Exercise prompt —
Would you transcribe the data word for word?

Entries taken from a collection
- - - -

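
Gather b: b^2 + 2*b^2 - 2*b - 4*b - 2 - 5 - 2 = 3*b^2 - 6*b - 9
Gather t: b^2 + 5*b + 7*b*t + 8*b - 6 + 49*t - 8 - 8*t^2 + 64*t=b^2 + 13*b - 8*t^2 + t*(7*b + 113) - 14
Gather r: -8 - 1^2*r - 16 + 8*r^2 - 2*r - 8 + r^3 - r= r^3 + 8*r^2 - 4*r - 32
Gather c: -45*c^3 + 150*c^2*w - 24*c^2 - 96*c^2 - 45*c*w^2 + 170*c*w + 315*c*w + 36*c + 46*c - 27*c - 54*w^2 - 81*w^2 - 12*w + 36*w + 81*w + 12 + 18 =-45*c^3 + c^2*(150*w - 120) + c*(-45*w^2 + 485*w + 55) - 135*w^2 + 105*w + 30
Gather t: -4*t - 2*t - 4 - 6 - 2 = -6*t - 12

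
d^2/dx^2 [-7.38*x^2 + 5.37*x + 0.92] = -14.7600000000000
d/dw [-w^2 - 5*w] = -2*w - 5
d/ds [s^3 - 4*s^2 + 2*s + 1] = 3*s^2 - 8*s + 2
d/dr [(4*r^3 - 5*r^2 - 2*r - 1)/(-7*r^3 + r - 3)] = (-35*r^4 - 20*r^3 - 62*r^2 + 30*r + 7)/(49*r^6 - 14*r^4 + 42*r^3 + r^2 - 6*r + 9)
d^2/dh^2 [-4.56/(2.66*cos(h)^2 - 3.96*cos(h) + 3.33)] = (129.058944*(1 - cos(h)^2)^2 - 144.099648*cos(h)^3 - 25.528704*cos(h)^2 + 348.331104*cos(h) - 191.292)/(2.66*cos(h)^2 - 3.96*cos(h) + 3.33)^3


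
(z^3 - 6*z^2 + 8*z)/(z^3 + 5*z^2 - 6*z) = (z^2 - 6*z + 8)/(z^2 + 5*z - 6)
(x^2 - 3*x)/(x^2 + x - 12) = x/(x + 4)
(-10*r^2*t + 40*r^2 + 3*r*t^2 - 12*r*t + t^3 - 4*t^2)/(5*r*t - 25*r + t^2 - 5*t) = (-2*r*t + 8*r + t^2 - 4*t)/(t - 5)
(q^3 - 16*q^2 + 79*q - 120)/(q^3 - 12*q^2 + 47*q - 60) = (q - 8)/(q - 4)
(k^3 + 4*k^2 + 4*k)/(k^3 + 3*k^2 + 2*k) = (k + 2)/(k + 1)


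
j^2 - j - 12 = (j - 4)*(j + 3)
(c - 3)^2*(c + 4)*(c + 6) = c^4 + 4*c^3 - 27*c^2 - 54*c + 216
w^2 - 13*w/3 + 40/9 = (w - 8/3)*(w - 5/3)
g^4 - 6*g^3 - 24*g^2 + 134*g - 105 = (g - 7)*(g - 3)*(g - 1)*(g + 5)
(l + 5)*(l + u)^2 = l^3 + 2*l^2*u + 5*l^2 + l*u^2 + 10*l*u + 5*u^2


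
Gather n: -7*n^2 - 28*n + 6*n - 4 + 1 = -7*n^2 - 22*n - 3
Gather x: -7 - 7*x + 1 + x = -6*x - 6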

- - - -

Result of this exercise —
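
Gather b: b^2 + 2*b^2 - 2*b - 4*b - 2 - 5 - 2 = 3*b^2 - 6*b - 9
Gather t: b^2 + 5*b + 7*b*t + 8*b - 6 + 49*t - 8 - 8*t^2 + 64*t=b^2 + 13*b - 8*t^2 + t*(7*b + 113) - 14
Gather r: -8 - 1^2*r - 16 + 8*r^2 - 2*r - 8 + r^3 - r= r^3 + 8*r^2 - 4*r - 32
Gather c: -45*c^3 + 150*c^2*w - 24*c^2 - 96*c^2 - 45*c*w^2 + 170*c*w + 315*c*w + 36*c + 46*c - 27*c - 54*w^2 - 81*w^2 - 12*w + 36*w + 81*w + 12 + 18 =-45*c^3 + c^2*(150*w - 120) + c*(-45*w^2 + 485*w + 55) - 135*w^2 + 105*w + 30
Gather t: -4*t - 2*t - 4 - 6 - 2 = -6*t - 12

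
d^2/dx^2 [-7.38*x^2 + 5.37*x + 0.92] = -14.7600000000000
d/dw [-w^2 - 5*w] = -2*w - 5
d/ds [s^3 - 4*s^2 + 2*s + 1] = 3*s^2 - 8*s + 2
d/dr [(4*r^3 - 5*r^2 - 2*r - 1)/(-7*r^3 + r - 3)] = (-35*r^4 - 20*r^3 - 62*r^2 + 30*r + 7)/(49*r^6 - 14*r^4 + 42*r^3 + r^2 - 6*r + 9)
d^2/dh^2 [-4.56/(2.66*cos(h)^2 - 3.96*cos(h) + 3.33)] = (129.058944*(1 - cos(h)^2)^2 - 144.099648*cos(h)^3 - 25.528704*cos(h)^2 + 348.331104*cos(h) - 191.292)/(2.66*cos(h)^2 - 3.96*cos(h) + 3.33)^3


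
(z^3 - 6*z^2 + 8*z)/(z^3 + 5*z^2 - 6*z) = (z^2 - 6*z + 8)/(z^2 + 5*z - 6)
(x^2 - 3*x)/(x^2 + x - 12) = x/(x + 4)
(-10*r^2*t + 40*r^2 + 3*r*t^2 - 12*r*t + t^3 - 4*t^2)/(5*r*t - 25*r + t^2 - 5*t) = (-2*r*t + 8*r + t^2 - 4*t)/(t - 5)
(q^3 - 16*q^2 + 79*q - 120)/(q^3 - 12*q^2 + 47*q - 60) = (q - 8)/(q - 4)
(k^3 + 4*k^2 + 4*k)/(k^3 + 3*k^2 + 2*k) = (k + 2)/(k + 1)


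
j^2 - j - 12 = (j - 4)*(j + 3)
(c - 3)^2*(c + 4)*(c + 6) = c^4 + 4*c^3 - 27*c^2 - 54*c + 216
w^2 - 13*w/3 + 40/9 = (w - 8/3)*(w - 5/3)
g^4 - 6*g^3 - 24*g^2 + 134*g - 105 = (g - 7)*(g - 3)*(g - 1)*(g + 5)
(l + 5)*(l + u)^2 = l^3 + 2*l^2*u + 5*l^2 + l*u^2 + 10*l*u + 5*u^2


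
Gather n: -7*n^2 - 28*n + 6*n - 4 + 1 = -7*n^2 - 22*n - 3
Gather x: -7 - 7*x + 1 + x = -6*x - 6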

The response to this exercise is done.